| REQUIRED ACTION |
All lines from the opening of the entries below through the line containing "Answer: -307" must be output exactly as they appear, with no other lines.

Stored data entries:

○ ○ ○ ○

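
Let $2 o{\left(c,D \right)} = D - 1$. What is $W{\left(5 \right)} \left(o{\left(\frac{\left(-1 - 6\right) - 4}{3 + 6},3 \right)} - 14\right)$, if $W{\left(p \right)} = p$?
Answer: $-65$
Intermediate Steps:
$o{\left(c,D \right)} = - \frac{1}{2} + \frac{D}{2}$ ($o{\left(c,D \right)} = \frac{D - 1}{2} = \frac{-1 + D}{2} = - \frac{1}{2} + \frac{D}{2}$)
$W{\left(5 \right)} \left(o{\left(\frac{\left(-1 - 6\right) - 4}{3 + 6},3 \right)} - 14\right) = 5 \left(\left(- \frac{1}{2} + \frac{1}{2} \cdot 3\right) - 14\right) = 5 \left(\left(- \frac{1}{2} + \frac{3}{2}\right) - 14\right) = 5 \left(1 - 14\right) = 5 \left(-13\right) = -65$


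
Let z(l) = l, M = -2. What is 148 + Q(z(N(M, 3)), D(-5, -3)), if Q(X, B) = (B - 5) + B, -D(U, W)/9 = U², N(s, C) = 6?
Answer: -307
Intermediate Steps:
D(U, W) = -9*U²
Q(X, B) = -5 + 2*B (Q(X, B) = (-5 + B) + B = -5 + 2*B)
148 + Q(z(N(M, 3)), D(-5, -3)) = 148 + (-5 + 2*(-9*(-5)²)) = 148 + (-5 + 2*(-9*25)) = 148 + (-5 + 2*(-225)) = 148 + (-5 - 450) = 148 - 455 = -307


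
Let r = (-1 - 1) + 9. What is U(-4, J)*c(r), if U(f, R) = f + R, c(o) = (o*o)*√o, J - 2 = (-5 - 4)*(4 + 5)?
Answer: -4067*√7 ≈ -10760.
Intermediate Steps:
J = -79 (J = 2 + (-5 - 4)*(4 + 5) = 2 - 9*9 = 2 - 81 = -79)
r = 7 (r = -2 + 9 = 7)
c(o) = o^(5/2) (c(o) = o²*√o = o^(5/2))
U(f, R) = R + f
U(-4, J)*c(r) = (-79 - 4)*7^(5/2) = -4067*√7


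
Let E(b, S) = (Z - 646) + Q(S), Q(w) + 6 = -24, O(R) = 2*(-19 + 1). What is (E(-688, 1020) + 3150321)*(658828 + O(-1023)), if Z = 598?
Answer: 2075354886456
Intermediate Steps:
O(R) = -36 (O(R) = 2*(-18) = -36)
Q(w) = -30 (Q(w) = -6 - 24 = -30)
E(b, S) = -78 (E(b, S) = (598 - 646) - 30 = -48 - 30 = -78)
(E(-688, 1020) + 3150321)*(658828 + O(-1023)) = (-78 + 3150321)*(658828 - 36) = 3150243*658792 = 2075354886456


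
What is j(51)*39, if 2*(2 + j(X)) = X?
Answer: 1833/2 ≈ 916.50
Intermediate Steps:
j(X) = -2 + X/2
j(51)*39 = (-2 + (½)*51)*39 = (-2 + 51/2)*39 = (47/2)*39 = 1833/2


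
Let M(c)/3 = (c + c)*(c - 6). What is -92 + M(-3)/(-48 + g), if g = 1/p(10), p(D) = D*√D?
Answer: -219743908/2303999 - 1620*√10/2303999 ≈ -95.377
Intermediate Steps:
M(c) = 6*c*(-6 + c) (M(c) = 3*((c + c)*(c - 6)) = 3*((2*c)*(-6 + c)) = 3*(2*c*(-6 + c)) = 6*c*(-6 + c))
p(D) = D^(3/2)
g = √10/100 (g = 1/(10^(3/2)) = 1/(10*√10) = √10/100 ≈ 0.031623)
-92 + M(-3)/(-48 + g) = -92 + (6*(-3)*(-6 - 3))/(-48 + √10/100) = -92 + (6*(-3)*(-9))/(-48 + √10/100) = -92 + 162/(-48 + √10/100)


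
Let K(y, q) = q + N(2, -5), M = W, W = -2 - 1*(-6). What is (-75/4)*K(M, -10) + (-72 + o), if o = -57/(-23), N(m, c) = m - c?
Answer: -1221/92 ≈ -13.272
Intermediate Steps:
o = 57/23 (o = -57*(-1/23) = 57/23 ≈ 2.4783)
W = 4 (W = -2 + 6 = 4)
M = 4
K(y, q) = 7 + q (K(y, q) = q + (2 - 1*(-5)) = q + (2 + 5) = q + 7 = 7 + q)
(-75/4)*K(M, -10) + (-72 + o) = (-75/4)*(7 - 10) + (-72 + 57/23) = -75*¼*(-3) - 1599/23 = -75/4*(-3) - 1599/23 = 225/4 - 1599/23 = -1221/92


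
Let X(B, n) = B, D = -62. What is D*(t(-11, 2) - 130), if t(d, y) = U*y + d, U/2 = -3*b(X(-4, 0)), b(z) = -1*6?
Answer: 4278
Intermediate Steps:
b(z) = -6
U = 36 (U = 2*(-3*(-6)) = 2*18 = 36)
t(d, y) = d + 36*y (t(d, y) = 36*y + d = d + 36*y)
D*(t(-11, 2) - 130) = -62*((-11 + 36*2) - 130) = -62*((-11 + 72) - 130) = -62*(61 - 130) = -62*(-69) = 4278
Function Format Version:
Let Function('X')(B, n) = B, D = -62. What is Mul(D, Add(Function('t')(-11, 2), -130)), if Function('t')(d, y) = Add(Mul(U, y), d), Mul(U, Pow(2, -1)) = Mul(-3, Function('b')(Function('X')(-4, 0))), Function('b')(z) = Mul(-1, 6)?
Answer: 4278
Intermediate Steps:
Function('b')(z) = -6
U = 36 (U = Mul(2, Mul(-3, -6)) = Mul(2, 18) = 36)
Function('t')(d, y) = Add(d, Mul(36, y)) (Function('t')(d, y) = Add(Mul(36, y), d) = Add(d, Mul(36, y)))
Mul(D, Add(Function('t')(-11, 2), -130)) = Mul(-62, Add(Add(-11, Mul(36, 2)), -130)) = Mul(-62, Add(Add(-11, 72), -130)) = Mul(-62, Add(61, -130)) = Mul(-62, -69) = 4278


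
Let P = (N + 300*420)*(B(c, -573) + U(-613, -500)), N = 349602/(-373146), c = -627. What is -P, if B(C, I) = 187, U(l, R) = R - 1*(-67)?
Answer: 1927657902318/62191 ≈ 3.0996e+7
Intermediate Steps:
U(l, R) = 67 + R (U(l, R) = R + 67 = 67 + R)
N = -58267/62191 (N = 349602*(-1/373146) = -58267/62191 ≈ -0.93690)
P = -1927657902318/62191 (P = (-58267/62191 + 300*420)*(187 + (67 - 500)) = (-58267/62191 + 126000)*(187 - 433) = (7836007733/62191)*(-246) = -1927657902318/62191 ≈ -3.0996e+7)
-P = -1*(-1927657902318/62191) = 1927657902318/62191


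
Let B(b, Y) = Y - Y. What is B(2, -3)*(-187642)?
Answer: 0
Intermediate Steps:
B(b, Y) = 0
B(2, -3)*(-187642) = 0*(-187642) = 0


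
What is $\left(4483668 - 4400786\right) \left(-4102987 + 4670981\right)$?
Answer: $47076478708$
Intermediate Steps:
$\left(4483668 - 4400786\right) \left(-4102987 + 4670981\right) = 82882 \cdot 567994 = 47076478708$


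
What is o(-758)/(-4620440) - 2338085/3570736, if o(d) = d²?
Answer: -1606824727063/2062296430480 ≈ -0.77914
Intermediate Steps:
o(-758)/(-4620440) - 2338085/3570736 = (-758)²/(-4620440) - 2338085/3570736 = 574564*(-1/4620440) - 2338085*1/3570736 = -143641/1155110 - 2338085/3570736 = -1606824727063/2062296430480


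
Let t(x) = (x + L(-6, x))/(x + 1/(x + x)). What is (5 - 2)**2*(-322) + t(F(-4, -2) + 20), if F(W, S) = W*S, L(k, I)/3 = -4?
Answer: -4546066/1569 ≈ -2897.4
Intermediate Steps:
L(k, I) = -12 (L(k, I) = 3*(-4) = -12)
F(W, S) = S*W
t(x) = (-12 + x)/(x + 1/(2*x)) (t(x) = (x - 12)/(x + 1/(x + x)) = (-12 + x)/(x + 1/(2*x)))
(5 - 2)**2*(-322) + t(F(-4, -2) + 20) = (5 - 2)**2*(-322) + 2*(-2*(-4) + 20)*(-12 + (-2*(-4) + 20))/(1 + 2*(-2*(-4) + 20)**2) = 3**2*(-322) + 2*(8 + 20)*(-12 + (8 + 20))/(1 + 2*(8 + 20)**2) = 9*(-322) + 2*28*(-12 + 28)/(1 + 2*28**2) = -2898 + 2*28*16/(1 + 2*784) = -2898 + 2*28*16/(1 + 1568) = -2898 + 2*28*16/1569 = -2898 + 2*28*(1/1569)*16 = -2898 + 896/1569 = -4546066/1569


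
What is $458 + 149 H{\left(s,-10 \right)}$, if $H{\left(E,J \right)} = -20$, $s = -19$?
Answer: $-2522$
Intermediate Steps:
$458 + 149 H{\left(s,-10 \right)} = 458 + 149 \left(-20\right) = 458 - 2980 = -2522$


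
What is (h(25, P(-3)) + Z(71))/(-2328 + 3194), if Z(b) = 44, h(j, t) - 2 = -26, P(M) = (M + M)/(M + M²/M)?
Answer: 10/433 ≈ 0.023095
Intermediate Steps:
P(M) = 1 (P(M) = (2*M)/(M + M) = (2*M)/((2*M)) = (2*M)*(1/(2*M)) = 1)
h(j, t) = -24 (h(j, t) = 2 - 26 = -24)
(h(25, P(-3)) + Z(71))/(-2328 + 3194) = (-24 + 44)/(-2328 + 3194) = 20/866 = 20*(1/866) = 10/433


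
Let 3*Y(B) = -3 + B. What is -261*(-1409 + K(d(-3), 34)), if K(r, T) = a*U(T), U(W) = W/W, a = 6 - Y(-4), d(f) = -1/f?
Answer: 365574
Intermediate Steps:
Y(B) = -1 + B/3 (Y(B) = (-3 + B)/3 = -1 + B/3)
a = 25/3 (a = 6 - (-1 + (⅓)*(-4)) = 6 - (-1 - 4/3) = 6 - 1*(-7/3) = 6 + 7/3 = 25/3 ≈ 8.3333)
U(W) = 1
K(r, T) = 25/3 (K(r, T) = (25/3)*1 = 25/3)
-261*(-1409 + K(d(-3), 34)) = -261*(-1409 + 25/3) = -261*(-4202/3) = 365574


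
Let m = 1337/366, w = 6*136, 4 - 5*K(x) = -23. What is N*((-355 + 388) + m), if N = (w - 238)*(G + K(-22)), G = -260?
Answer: -987067651/183 ≈ -5.3938e+6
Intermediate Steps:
K(x) = 27/5 (K(x) = 4/5 - 1/5*(-23) = 4/5 + 23/5 = 27/5)
w = 816
m = 1337/366 (m = 1337*(1/366) = 1337/366 ≈ 3.6530)
N = -735794/5 (N = (816 - 238)*(-260 + 27/5) = 578*(-1273/5) = -735794/5 ≈ -1.4716e+5)
N*((-355 + 388) + m) = -735794*((-355 + 388) + 1337/366)/5 = -735794*(33 + 1337/366)/5 = -735794/5*13415/366 = -987067651/183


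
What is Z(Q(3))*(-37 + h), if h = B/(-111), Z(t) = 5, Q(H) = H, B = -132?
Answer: -6625/37 ≈ -179.05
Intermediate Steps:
h = 44/37 (h = -132/(-111) = -132*(-1/111) = 44/37 ≈ 1.1892)
Z(Q(3))*(-37 + h) = 5*(-37 + 44/37) = 5*(-1325/37) = -6625/37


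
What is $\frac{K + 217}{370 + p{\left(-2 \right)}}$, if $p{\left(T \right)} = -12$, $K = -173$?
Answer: $\frac{22}{179} \approx 0.12291$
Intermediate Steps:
$\frac{K + 217}{370 + p{\left(-2 \right)}} = \frac{-173 + 217}{370 - 12} = \frac{44}{358} = 44 \cdot \frac{1}{358} = \frac{22}{179}$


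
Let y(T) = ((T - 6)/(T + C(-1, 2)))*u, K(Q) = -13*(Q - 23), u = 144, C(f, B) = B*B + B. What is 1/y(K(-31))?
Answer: 59/8352 ≈ 0.0070642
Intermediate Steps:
C(f, B) = B + B² (C(f, B) = B² + B = B + B²)
K(Q) = 299 - 13*Q (K(Q) = -13*(-23 + Q) = 299 - 13*Q)
y(T) = 144*(-6 + T)/(6 + T) (y(T) = ((T - 6)/(T + 2*(1 + 2)))*144 = ((-6 + T)/(T + 2*3))*144 = ((-6 + T)/(T + 6))*144 = ((-6 + T)/(6 + T))*144 = 144*(-6 + T)/(6 + T))
1/y(K(-31)) = 1/(144*(-6 + (299 - 13*(-31)))/(6 + (299 - 13*(-31)))) = 1/(144*(-6 + (299 + 403))/(6 + (299 + 403))) = 1/(144*(-6 + 702)/(6 + 702)) = 1/(144*696/708) = 1/(144*(1/708)*696) = 1/(8352/59) = 59/8352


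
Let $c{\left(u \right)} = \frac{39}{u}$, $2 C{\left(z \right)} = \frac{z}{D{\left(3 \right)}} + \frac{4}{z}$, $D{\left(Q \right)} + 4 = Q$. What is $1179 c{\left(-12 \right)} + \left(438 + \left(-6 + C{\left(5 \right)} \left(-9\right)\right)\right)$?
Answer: $- \frac{67617}{20} \approx -3380.9$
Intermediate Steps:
$D{\left(Q \right)} = -4 + Q$
$C{\left(z \right)} = \frac{2}{z} - \frac{z}{2}$ ($C{\left(z \right)} = \frac{\frac{z}{-4 + 3} + \frac{4}{z}}{2} = \frac{\frac{z}{-1} + \frac{4}{z}}{2} = \frac{z \left(-1\right) + \frac{4}{z}}{2} = \frac{- z + \frac{4}{z}}{2} = \frac{2}{z} - \frac{z}{2}$)
$1179 c{\left(-12 \right)} + \left(438 + \left(-6 + C{\left(5 \right)} \left(-9\right)\right)\right) = 1179 \frac{39}{-12} + \left(438 - \left(6 - \left(\frac{2}{5} - \frac{5}{2}\right) \left(-9\right)\right)\right) = 1179 \cdot 39 \left(- \frac{1}{12}\right) + \left(438 - \left(6 - \left(2 \cdot \frac{1}{5} - \frac{5}{2}\right) \left(-9\right)\right)\right) = 1179 \left(- \frac{13}{4}\right) + \left(438 - \left(6 - \left(\frac{2}{5} - \frac{5}{2}\right) \left(-9\right)\right)\right) = - \frac{15327}{4} + \left(438 - - \frac{129}{10}\right) = - \frac{15327}{4} + \left(438 + \left(-6 + \frac{189}{10}\right)\right) = - \frac{15327}{4} + \left(438 + \frac{129}{10}\right) = - \frac{15327}{4} + \frac{4509}{10} = - \frac{67617}{20}$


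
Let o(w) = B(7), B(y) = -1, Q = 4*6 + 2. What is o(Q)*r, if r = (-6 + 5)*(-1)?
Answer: -1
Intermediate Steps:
Q = 26 (Q = 24 + 2 = 26)
o(w) = -1
r = 1 (r = -1*(-1) = 1)
o(Q)*r = -1*1 = -1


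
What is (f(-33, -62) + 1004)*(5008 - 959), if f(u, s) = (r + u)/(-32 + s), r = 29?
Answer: 191072310/47 ≈ 4.0654e+6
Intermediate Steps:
f(u, s) = (29 + u)/(-32 + s)
(f(-33, -62) + 1004)*(5008 - 959) = ((29 - 33)/(-32 - 62) + 1004)*(5008 - 959) = (-4/(-94) + 1004)*4049 = (-1/94*(-4) + 1004)*4049 = (2/47 + 1004)*4049 = (47190/47)*4049 = 191072310/47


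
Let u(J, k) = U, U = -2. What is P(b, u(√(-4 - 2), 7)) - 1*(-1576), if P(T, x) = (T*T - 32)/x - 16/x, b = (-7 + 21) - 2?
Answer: 1528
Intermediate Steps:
u(J, k) = -2
b = 12 (b = 14 - 2 = 12)
P(T, x) = -16/x + (-32 + T²)/x (P(T, x) = (T² - 32)/x - 16/x = (-32 + T²)/x - 16/x = -16/x + (-32 + T²)/x)
P(b, u(√(-4 - 2), 7)) - 1*(-1576) = (-48 + 12²)/(-2) - 1*(-1576) = -(-48 + 144)/2 + 1576 = -½*96 + 1576 = -48 + 1576 = 1528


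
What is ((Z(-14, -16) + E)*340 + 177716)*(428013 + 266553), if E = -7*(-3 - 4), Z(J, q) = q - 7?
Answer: 129575454696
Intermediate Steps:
Z(J, q) = -7 + q
E = 49 (E = -7*(-7) = 49)
((Z(-14, -16) + E)*340 + 177716)*(428013 + 266553) = (((-7 - 16) + 49)*340 + 177716)*(428013 + 266553) = ((-23 + 49)*340 + 177716)*694566 = (26*340 + 177716)*694566 = (8840 + 177716)*694566 = 186556*694566 = 129575454696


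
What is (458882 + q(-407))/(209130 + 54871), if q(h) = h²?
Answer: 537/227 ≈ 2.3656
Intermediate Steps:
(458882 + q(-407))/(209130 + 54871) = (458882 + (-407)²)/(209130 + 54871) = (458882 + 165649)/264001 = 624531*(1/264001) = 537/227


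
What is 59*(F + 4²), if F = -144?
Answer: -7552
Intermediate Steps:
59*(F + 4²) = 59*(-144 + 4²) = 59*(-144 + 16) = 59*(-128) = -7552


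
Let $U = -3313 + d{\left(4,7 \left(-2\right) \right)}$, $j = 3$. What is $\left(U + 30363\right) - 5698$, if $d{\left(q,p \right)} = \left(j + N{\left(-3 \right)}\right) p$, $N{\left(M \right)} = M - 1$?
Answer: $21366$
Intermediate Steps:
$N{\left(M \right)} = -1 + M$
$d{\left(q,p \right)} = - p$ ($d{\left(q,p \right)} = \left(3 - 4\right) p = - p$)
$U = -3299$ ($U = -3313 - 7 \left(-2\right) = -3313 - -14 = -3313 + 14 = -3299$)
$\left(U + 30363\right) - 5698 = \left(-3299 + 30363\right) - 5698 = 27064 - 5698 = 21366$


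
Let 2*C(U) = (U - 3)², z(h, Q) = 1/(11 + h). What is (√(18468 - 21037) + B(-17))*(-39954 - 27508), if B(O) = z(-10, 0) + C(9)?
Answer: -1281778 - 67462*I*√2569 ≈ -1.2818e+6 - 3.4193e+6*I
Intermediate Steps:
C(U) = (-3 + U)²/2 (C(U) = (U - 3)²/2 = (-3 + U)²/2)
B(O) = 19 (B(O) = 1/(11 - 10) + (-3 + 9)²/2 = 1/1 + (½)*6² = 1 + (½)*36 = 1 + 18 = 19)
(√(18468 - 21037) + B(-17))*(-39954 - 27508) = (√(18468 - 21037) + 19)*(-39954 - 27508) = (√(-2569) + 19)*(-67462) = (I*√2569 + 19)*(-67462) = (19 + I*√2569)*(-67462) = -1281778 - 67462*I*√2569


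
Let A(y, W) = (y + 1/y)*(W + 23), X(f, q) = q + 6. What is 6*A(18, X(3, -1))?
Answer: 9100/3 ≈ 3033.3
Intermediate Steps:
X(f, q) = 6 + q
A(y, W) = (23 + W)*(y + 1/y) (A(y, W) = (y + 1/y)*(23 + W) = (23 + W)*(y + 1/y))
6*A(18, X(3, -1)) = 6*((23 + (6 - 1) + 18²*(23 + (6 - 1)))/18) = 6*((23 + 5 + 324*(23 + 5))/18) = 6*((23 + 5 + 324*28)/18) = 6*((23 + 5 + 9072)/18) = 6*((1/18)*9100) = 6*(4550/9) = 9100/3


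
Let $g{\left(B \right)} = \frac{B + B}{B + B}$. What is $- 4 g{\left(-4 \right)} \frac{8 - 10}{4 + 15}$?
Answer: $\frac{8}{19} \approx 0.42105$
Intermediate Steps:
$g{\left(B \right)} = 1$ ($g{\left(B \right)} = \frac{2 B}{2 B} = 2 B \frac{1}{2 B} = 1$)
$- 4 g{\left(-4 \right)} \frac{8 - 10}{4 + 15} = \left(-4\right) 1 \frac{8 - 10}{4 + 15} = - 4 \left(- \frac{2}{19}\right) = - 4 \left(\left(-2\right) \frac{1}{19}\right) = \left(-4\right) \left(- \frac{2}{19}\right) = \frac{8}{19}$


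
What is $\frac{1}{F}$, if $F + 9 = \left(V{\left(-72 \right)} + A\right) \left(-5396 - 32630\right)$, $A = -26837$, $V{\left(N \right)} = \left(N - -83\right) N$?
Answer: $\frac{1}{1050620345} \approx 9.5182 \cdot 10^{-10}$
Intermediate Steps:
$V{\left(N \right)} = N \left(83 + N\right)$ ($V{\left(N \right)} = \left(N + 83\right) N = \left(83 + N\right) N = N \left(83 + N\right)$)
$F = 1050620345$ ($F = -9 + \left(- 72 \left(83 - 72\right) - 26837\right) \left(-5396 - 32630\right) = -9 + \left(\left(-72\right) 11 - 26837\right) \left(-38026\right) = -9 + \left(-792 - 26837\right) \left(-38026\right) = -9 - -1050620354 = -9 + 1050620354 = 1050620345$)
$\frac{1}{F} = \frac{1}{1050620345}$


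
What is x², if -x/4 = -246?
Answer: 968256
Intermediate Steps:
x = 984 (x = -4*(-246) = 984)
x² = 984² = 968256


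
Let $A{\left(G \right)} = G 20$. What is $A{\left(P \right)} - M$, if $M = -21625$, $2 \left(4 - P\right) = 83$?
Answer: $20875$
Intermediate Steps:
$P = - \frac{75}{2}$ ($P = 4 - \frac{83}{2} = - \frac{75}{2} \approx -37.5$)
$A{\left(G \right)} = 20 G$
$A{\left(P \right)} - M = 20 \left(- \frac{75}{2}\right) - -21625 = -750 + 21625 = 20875$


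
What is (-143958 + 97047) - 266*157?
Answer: -88673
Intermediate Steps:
(-143958 + 97047) - 266*157 = -46911 - 1*41762 = -46911 - 41762 = -88673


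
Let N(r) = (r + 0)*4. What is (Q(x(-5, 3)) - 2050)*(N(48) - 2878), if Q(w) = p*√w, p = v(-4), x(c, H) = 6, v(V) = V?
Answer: 5506300 + 10744*√6 ≈ 5.5326e+6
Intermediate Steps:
p = -4
Q(w) = -4*√w
N(r) = 4*r (N(r) = r*4 = 4*r)
(Q(x(-5, 3)) - 2050)*(N(48) - 2878) = (-4*√6 - 2050)*(4*48 - 2878) = (-2050 - 4*√6)*(192 - 2878) = (-2050 - 4*√6)*(-2686) = 5506300 + 10744*√6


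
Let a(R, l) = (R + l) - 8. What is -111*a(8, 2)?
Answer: -222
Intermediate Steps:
a(R, l) = -8 + R + l
-111*a(8, 2) = -111*(-8 + 8 + 2) = -111*2 = -222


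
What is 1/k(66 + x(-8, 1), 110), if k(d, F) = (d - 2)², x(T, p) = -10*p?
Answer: 1/2916 ≈ 0.00034294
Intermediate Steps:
k(d, F) = (-2 + d)²
1/k(66 + x(-8, 1), 110) = 1/((-2 + (66 - 10*1))²) = 1/((-2 + (66 - 10))²) = 1/((-2 + 56)²) = 1/(54²) = 1/2916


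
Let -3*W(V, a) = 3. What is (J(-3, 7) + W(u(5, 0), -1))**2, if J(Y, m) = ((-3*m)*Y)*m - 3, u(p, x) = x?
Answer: 190969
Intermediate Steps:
J(Y, m) = -3 - 3*Y*m**2 (J(Y, m) = (-3*Y*m)*m - 3 = -3*Y*m**2 - 3 = -3 - 3*Y*m**2)
W(V, a) = -1 (W(V, a) = -1/3*3 = -1)
(J(-3, 7) + W(u(5, 0), -1))**2 = ((-3 - 3*(-3)*7**2) - 1)**2 = ((-3 - 3*(-3)*49) - 1)**2 = ((-3 + 441) - 1)**2 = (438 - 1)**2 = 437**2 = 190969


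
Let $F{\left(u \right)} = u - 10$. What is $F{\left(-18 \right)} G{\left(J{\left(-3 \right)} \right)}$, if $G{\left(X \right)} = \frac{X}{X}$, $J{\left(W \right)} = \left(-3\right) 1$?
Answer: $-28$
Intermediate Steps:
$F{\left(u \right)} = -10 + u$
$J{\left(W \right)} = -3$
$G{\left(X \right)} = 1$
$F{\left(-18 \right)} G{\left(J{\left(-3 \right)} \right)} = \left(-10 - 18\right) 1 = \left(-28\right) 1 = -28$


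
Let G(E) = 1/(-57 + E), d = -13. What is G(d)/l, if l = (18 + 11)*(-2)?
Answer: 1/4060 ≈ 0.00024631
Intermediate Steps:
l = -58 (l = 29*(-2) = -58)
G(d)/l = 1/(-57 - 13*(-58)) = -1/58/(-70) = -1/70*(-1/58) = 1/4060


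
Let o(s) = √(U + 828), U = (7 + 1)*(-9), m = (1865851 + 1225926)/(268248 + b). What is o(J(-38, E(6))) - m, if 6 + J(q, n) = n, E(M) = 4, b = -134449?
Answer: -3091777/133799 + 6*√21 ≈ 4.3878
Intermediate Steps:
m = 3091777/133799 (m = (1865851 + 1225926)/(268248 - 134449) = 3091777/133799 ≈ 23.108)
J(q, n) = -6 + n
U = -72 (U = 8*(-9) = -72)
o(s) = 6*√21 (o(s) = √(-72 + 828) = √756 = 6*√21)
o(J(-38, E(6))) - m = 6*√21 - 1*3091777/133799 = 6*√21 - 3091777/133799 = -3091777/133799 + 6*√21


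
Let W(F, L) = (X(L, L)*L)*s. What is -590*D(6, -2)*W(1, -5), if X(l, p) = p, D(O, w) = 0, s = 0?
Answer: 0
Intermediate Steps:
W(F, L) = 0 (W(F, L) = (L*L)*0 = L²*0 = 0)
-590*D(6, -2)*W(1, -5) = -0*0 = -590*0 = 0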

○ ○ ○ ○

| EXERCISE SOLUTION |
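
Let $2 o{\left(c,D \right)} = D - 1$. What is $W{\left(5 \right)} \left(o{\left(\frac{\left(-1 - 6\right) - 4}{3 + 6},3 \right)} - 14\right)$, if $W{\left(p \right)} = p$?
Answer: $-65$
Intermediate Steps:
$o{\left(c,D \right)} = - \frac{1}{2} + \frac{D}{2}$ ($o{\left(c,D \right)} = \frac{D - 1}{2} = \frac{-1 + D}{2} = - \frac{1}{2} + \frac{D}{2}$)
$W{\left(5 \right)} \left(o{\left(\frac{\left(-1 - 6\right) - 4}{3 + 6},3 \right)} - 14\right) = 5 \left(\left(- \frac{1}{2} + \frac{1}{2} \cdot 3\right) - 14\right) = 5 \left(\left(- \frac{1}{2} + \frac{3}{2}\right) - 14\right) = 5 \left(1 - 14\right) = 5 \left(-13\right) = -65$


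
Let z(l) = l, M = -2. What is 148 + Q(z(N(M, 3)), D(-5, -3)), if Q(X, B) = (B - 5) + B, -D(U, W)/9 = U², N(s, C) = 6?
Answer: -307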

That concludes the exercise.